Items from a data source:
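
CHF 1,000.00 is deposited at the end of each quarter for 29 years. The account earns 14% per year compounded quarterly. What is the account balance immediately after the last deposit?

This is an ordinary annuity: 116 deposits of CHF 1,000.00 at the end of each quarter.
Periodic rate r = 0.14/4 per quarter; n is counted in quarters.
FV = PMT × [((1+r)^n − 1)/r] = 1,000 × [(1+r)^116 − 1] / r = CHF 1,516,727.60

CHF 1,516,727.60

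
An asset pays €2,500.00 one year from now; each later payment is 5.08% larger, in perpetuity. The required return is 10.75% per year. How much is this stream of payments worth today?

€44,091.71

Periodic rate r = 0.1075 per year.
Growing perpetuity (Gordon): PV = PMT₁ / (r − g) = 2,500 / (r − 0.0508) = €44,091.71.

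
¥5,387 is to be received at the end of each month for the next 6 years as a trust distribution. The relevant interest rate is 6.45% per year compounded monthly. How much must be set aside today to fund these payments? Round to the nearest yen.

This is an ordinary annuity: 72 payments of ¥5,387 at the end of each month.
Periodic rate r = 0.0645/12 per month; n is counted in months.
PV = PMT × [(1 − (1+r)^−n)/r] = 5,387 × [1 − (1+r)^−72] / r = ¥320,920

¥320,920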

◆ What to do
Each line must be given again exactly as written above.

◆ Answer space
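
CHF 1,000.00 is deposited at the end of each quarter for 29 years. The account earns 14% per year compounded quarterly. What is the account balance immediately after the last deposit?

This is an ordinary annuity: 116 deposits of CHF 1,000.00 at the end of each quarter.
Periodic rate r = 0.14/4 per quarter; n is counted in quarters.
FV = PMT × [((1+r)^n − 1)/r] = 1,000 × [(1+r)^116 − 1] / r = CHF 1,516,727.60

CHF 1,516,727.60

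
An asset pays €2,500.00 one year from now; each later payment is 5.08% larger, in perpetuity. The required return is 10.75% per year. How much is this stream of payments worth today?

€44,091.71

Periodic rate r = 0.1075 per year.
Growing perpetuity (Gordon): PV = PMT₁ / (r − g) = 2,500 / (r − 0.0508) = €44,091.71.

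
¥5,387 is to be received at the end of each month for the next 6 years as a trust distribution. The relevant interest rate is 6.45% per year compounded monthly. How much must be set aside today to fund these payments? Round to the nearest yen.

This is an ordinary annuity: 72 payments of ¥5,387 at the end of each month.
Periodic rate r = 0.0645/12 per month; n is counted in months.
PV = PMT × [(1 − (1+r)^−n)/r] = 5,387 × [1 − (1+r)^−72] / r = ¥320,920

¥320,920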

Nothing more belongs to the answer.